• RECORDS PROVIDED:

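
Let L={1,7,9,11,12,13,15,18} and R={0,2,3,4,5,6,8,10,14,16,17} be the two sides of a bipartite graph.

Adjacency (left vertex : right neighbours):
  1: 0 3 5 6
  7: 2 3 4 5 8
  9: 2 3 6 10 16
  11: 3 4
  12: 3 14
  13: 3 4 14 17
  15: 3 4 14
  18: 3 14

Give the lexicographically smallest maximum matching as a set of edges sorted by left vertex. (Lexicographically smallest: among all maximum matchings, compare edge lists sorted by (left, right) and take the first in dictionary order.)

Lex-smallest maximum matching: {(1,0), (7,2), (9,6), (11,3), (12,14), (13,17), (15,4)}

|M| = 7 (so the lex-smallest maximum matching has 7 edges)
process left vertices in ascending order; for each, take the smallest-labelled available neighbour that still permits 7 edges overall, or leave it unmatched if none does
lex-smallest matching: {1-0, 7-2, 9-6, 11-3, 12-14, 13-17, 15-4}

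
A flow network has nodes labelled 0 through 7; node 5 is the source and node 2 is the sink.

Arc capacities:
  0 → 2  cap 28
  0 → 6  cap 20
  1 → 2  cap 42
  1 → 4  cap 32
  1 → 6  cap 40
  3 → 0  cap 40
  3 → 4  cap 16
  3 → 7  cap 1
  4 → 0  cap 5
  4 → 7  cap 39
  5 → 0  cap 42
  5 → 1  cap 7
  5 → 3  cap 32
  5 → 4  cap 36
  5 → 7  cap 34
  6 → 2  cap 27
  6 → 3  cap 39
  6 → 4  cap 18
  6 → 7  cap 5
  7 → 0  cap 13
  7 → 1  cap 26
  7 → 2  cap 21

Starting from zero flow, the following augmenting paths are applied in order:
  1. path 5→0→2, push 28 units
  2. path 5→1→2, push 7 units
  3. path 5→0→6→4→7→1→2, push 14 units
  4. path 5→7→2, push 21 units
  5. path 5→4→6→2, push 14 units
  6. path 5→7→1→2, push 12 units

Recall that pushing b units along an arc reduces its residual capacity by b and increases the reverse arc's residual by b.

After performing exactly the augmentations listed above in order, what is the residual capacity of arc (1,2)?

after path 1 (5→0→2, push 28): res(1,2)=42
after path 2 (5→1→2, push 7): res(1,2)=35
after path 3 (5→0→6→4→7→1→2, push 14): res(1,2)=21
after path 4 (5→7→2, push 21): res(1,2)=21
after path 5 (5→4→6→2, push 14): res(1,2)=21
after path 6 (5→7→1→2, push 12): res(1,2)=9

Residual capacity of (1,2): 9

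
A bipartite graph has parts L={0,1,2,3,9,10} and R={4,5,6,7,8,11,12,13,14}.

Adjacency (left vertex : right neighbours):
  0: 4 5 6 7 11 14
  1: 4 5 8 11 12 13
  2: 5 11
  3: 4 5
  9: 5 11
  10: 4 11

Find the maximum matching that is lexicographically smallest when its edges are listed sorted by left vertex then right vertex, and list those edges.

Lex-smallest maximum matching: {(0,6), (1,8), (2,5), (3,4), (9,11)}

|M| = 5 (so the lex-smallest maximum matching has 5 edges)
process left vertices in ascending order; for each, take the smallest-labelled available neighbour that still permits 5 edges overall, or leave it unmatched if none does
lex-smallest matching: {0-6, 1-8, 2-5, 3-4, 9-11}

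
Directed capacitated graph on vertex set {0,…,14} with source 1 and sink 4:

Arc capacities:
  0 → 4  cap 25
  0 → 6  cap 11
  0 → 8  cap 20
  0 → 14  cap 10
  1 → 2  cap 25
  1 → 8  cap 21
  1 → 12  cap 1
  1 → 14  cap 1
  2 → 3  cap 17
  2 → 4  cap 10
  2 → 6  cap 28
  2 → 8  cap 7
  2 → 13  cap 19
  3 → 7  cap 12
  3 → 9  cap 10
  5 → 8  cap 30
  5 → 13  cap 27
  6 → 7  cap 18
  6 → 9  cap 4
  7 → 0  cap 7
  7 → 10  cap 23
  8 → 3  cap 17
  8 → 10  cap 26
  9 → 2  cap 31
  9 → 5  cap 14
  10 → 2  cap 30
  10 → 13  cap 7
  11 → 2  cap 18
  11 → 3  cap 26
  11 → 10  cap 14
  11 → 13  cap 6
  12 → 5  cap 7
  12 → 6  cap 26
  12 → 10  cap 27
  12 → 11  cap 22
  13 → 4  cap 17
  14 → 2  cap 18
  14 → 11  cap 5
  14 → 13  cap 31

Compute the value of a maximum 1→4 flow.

Maximum flow value: 34

augment #1: 1→2→4 bottleneck 10, total now 10
augment #2: 1→2→13→4 bottleneck 15, total now 25
augment #3: 1→14→13→4 bottleneck 1, total now 26
augment #4: 1→8→10→13→4 bottleneck 1, total now 27
augment #5: 1→8→3→7→0→4 bottleneck 7, total now 34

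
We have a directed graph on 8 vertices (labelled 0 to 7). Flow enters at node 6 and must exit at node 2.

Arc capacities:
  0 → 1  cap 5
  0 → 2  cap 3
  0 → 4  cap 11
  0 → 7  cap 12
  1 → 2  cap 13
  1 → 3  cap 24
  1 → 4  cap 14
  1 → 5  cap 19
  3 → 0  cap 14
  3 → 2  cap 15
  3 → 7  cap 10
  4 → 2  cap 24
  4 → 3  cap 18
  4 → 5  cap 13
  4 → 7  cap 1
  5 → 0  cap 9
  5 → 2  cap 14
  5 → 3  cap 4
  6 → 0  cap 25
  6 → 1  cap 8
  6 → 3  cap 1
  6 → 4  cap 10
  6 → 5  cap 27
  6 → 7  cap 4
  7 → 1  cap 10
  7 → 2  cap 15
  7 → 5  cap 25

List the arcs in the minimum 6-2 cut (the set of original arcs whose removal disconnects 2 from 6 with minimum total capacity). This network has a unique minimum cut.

augment #1: 6→0→2 push 3
augment #2: 6→1→2 push 8
augment #3: 6→3→2 push 1
augment #4: 6→4→2 push 10
augment #5: 6→5→2 push 14
augment #6: 6→7→2 push 4
augment #7: 6→0→1→2 push 5
augment #8: 6→0→4→2 push 11
augment #9: 6→0→7→2 push 6
augment #10: 6→5→3→2 push 4
augment #11: 6→5→0→7→2 push 5
augment #12: 6→5→0→7→1→3→2 push 1
max flow = 72; residual-reachable set from 6 gives S-side
cut edges (S→T): {(0,1), (0,2), (0,4), (0,7), (5,2), (5,3), (6,1), (6,3), (6,4), (6,7)} total cap 72

Min-cut arcs: {(0,1), (0,2), (0,4), (0,7), (5,2), (5,3), (6,1), (6,3), (6,4), (6,7)} (total capacity 72)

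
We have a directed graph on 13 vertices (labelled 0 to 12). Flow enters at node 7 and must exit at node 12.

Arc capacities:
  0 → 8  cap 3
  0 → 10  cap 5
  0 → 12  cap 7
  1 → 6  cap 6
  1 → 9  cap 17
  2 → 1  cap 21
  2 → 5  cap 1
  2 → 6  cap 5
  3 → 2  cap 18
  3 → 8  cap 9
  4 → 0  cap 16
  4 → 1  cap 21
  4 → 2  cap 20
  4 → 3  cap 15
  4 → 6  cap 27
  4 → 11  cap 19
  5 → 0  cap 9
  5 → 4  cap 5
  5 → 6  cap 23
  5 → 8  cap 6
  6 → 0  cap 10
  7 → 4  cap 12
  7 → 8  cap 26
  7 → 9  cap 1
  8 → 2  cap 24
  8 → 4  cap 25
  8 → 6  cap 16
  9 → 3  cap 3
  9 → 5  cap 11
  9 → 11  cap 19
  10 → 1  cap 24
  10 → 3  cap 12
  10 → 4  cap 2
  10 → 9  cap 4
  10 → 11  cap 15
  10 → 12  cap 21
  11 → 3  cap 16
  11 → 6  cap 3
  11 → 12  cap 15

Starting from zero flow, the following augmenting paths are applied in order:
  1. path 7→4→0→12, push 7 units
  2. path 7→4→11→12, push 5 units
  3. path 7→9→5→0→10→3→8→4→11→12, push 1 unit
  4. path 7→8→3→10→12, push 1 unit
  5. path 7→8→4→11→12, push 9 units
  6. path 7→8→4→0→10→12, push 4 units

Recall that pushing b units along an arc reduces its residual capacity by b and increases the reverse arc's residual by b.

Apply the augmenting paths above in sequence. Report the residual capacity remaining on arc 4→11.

after path 1 (7→4→0→12, push 7): res(4,11)=19
after path 2 (7→4→11→12, push 5): res(4,11)=14
after path 3 (7→9→5→0→10→3→8→4→11→12, push 1): res(4,11)=13
after path 4 (7→8→3→10→12, push 1): res(4,11)=13
after path 5 (7→8→4→11→12, push 9): res(4,11)=4
after path 6 (7→8→4→0→10→12, push 4): res(4,11)=4

Residual capacity of (4,11): 4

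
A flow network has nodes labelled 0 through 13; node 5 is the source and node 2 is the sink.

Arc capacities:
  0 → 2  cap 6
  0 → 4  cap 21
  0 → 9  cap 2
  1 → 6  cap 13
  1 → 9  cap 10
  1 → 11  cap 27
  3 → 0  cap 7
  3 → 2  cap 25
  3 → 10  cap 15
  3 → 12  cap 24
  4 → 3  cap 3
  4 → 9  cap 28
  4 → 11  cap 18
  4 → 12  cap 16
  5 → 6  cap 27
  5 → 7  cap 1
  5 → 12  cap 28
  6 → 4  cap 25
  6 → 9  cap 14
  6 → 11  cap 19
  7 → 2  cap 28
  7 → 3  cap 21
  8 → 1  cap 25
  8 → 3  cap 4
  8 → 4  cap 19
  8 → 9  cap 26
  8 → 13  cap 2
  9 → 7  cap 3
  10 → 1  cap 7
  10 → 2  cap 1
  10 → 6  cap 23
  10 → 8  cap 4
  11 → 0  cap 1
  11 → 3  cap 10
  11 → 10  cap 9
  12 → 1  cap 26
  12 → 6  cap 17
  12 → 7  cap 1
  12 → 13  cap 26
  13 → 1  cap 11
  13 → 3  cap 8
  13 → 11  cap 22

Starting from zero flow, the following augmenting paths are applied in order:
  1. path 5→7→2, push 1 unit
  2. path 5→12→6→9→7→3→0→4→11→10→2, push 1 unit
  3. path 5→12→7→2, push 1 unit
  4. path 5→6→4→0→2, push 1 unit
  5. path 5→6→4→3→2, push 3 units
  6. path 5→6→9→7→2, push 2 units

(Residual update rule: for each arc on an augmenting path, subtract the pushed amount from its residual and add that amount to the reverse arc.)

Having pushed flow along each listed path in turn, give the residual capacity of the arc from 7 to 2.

Residual capacity of (7,2): 24

after path 1 (5→7→2, push 1): res(7,2)=27
after path 2 (5→12→6→9→7→3→0→4→11→10→2, push 1): res(7,2)=27
after path 3 (5→12→7→2, push 1): res(7,2)=26
after path 4 (5→6→4→0→2, push 1): res(7,2)=26
after path 5 (5→6→4→3→2, push 3): res(7,2)=26
after path 6 (5→6→9→7→2, push 2): res(7,2)=24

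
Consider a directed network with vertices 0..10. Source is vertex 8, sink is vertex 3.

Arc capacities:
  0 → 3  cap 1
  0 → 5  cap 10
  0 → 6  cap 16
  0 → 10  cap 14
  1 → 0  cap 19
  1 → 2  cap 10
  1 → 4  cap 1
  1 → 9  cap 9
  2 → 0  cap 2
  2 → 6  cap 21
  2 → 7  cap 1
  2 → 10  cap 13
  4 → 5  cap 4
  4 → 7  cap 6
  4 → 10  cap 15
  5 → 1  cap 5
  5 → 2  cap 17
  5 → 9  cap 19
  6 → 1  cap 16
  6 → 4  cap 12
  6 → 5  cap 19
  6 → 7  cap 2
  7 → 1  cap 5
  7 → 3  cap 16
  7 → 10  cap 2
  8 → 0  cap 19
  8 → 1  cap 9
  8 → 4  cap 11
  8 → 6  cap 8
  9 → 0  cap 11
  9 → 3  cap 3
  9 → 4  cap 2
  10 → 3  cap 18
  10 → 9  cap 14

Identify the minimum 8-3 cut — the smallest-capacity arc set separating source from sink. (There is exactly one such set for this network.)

augment #1: 8→0→3 push 1
augment #2: 8→0→10→3 push 14
augment #3: 8→1→9→3 push 3
augment #4: 8→4→7→3 push 6
augment #5: 8→4→10→3 push 4
augment #6: 8→6→7→3 push 2
augment #7: 8→1→2→7→3 push 1
max flow = 31; residual-reachable set from 8 gives S-side
cut edges (S→T): {(0,3), (2,7), (4,7), (6,7), (9,3), (10,3)} total cap 31

Min-cut arcs: {(0,3), (2,7), (4,7), (6,7), (9,3), (10,3)} (total capacity 31)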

• YOUR ASSIGNMENT: Among the entries above, how many lines contain the string "must"? Only the number should be given.

• TASK RESPONSE: 2